Exercise prompt. Using the records below, transcribe word for word the stretch from the line that contains "Do the notes" through the line that contains "Transpose F sharp", both end lines included, and nothing else.

##########

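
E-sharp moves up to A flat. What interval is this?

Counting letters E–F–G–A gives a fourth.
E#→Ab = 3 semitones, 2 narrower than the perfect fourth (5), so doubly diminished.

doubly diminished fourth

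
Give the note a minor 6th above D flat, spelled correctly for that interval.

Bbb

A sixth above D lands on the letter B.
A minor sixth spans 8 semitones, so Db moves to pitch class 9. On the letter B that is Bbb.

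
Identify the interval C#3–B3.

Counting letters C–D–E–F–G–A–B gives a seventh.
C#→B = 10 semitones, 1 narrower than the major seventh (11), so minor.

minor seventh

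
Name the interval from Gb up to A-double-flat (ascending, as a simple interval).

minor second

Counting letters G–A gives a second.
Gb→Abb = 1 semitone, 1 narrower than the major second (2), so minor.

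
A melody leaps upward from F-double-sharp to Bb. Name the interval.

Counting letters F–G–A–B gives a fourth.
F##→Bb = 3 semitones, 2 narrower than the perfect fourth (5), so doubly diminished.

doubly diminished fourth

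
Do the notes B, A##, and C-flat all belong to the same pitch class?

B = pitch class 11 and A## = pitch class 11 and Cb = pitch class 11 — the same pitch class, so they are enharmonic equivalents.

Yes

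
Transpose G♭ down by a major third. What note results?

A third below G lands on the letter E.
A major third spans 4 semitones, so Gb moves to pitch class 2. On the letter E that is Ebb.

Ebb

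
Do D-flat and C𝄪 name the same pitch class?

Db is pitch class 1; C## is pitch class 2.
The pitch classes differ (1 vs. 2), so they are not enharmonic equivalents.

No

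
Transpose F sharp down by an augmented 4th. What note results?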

##########

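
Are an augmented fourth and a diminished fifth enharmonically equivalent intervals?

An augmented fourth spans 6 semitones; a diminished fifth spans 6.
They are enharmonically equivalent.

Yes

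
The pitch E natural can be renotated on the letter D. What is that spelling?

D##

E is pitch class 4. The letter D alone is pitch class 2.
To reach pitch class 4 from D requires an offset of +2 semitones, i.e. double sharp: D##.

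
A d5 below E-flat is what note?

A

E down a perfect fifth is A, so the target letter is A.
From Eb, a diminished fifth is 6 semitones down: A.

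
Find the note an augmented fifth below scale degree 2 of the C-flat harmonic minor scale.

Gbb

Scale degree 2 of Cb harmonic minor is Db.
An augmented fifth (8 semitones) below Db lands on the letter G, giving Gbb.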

##########

Solution to this task.
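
Do the notes B, A##, and C-flat all belong to the same pitch class?

B = pitch class 11 and A## = pitch class 11 and Cb = pitch class 11 — the same pitch class, so they are enharmonic equivalents.

Yes

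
Transpose G♭ down by a major third. What note results?

A third below G lands on the letter E.
A major third spans 4 semitones, so Gb moves to pitch class 2. On the letter E that is Ebb.

Ebb

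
Do D-flat and C𝄪 name the same pitch class?

Db is pitch class 1; C## is pitch class 2.
The pitch classes differ (1 vs. 2), so they are not enharmonic equivalents.

No

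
Transpose F sharp down by an augmented 4th. What note results?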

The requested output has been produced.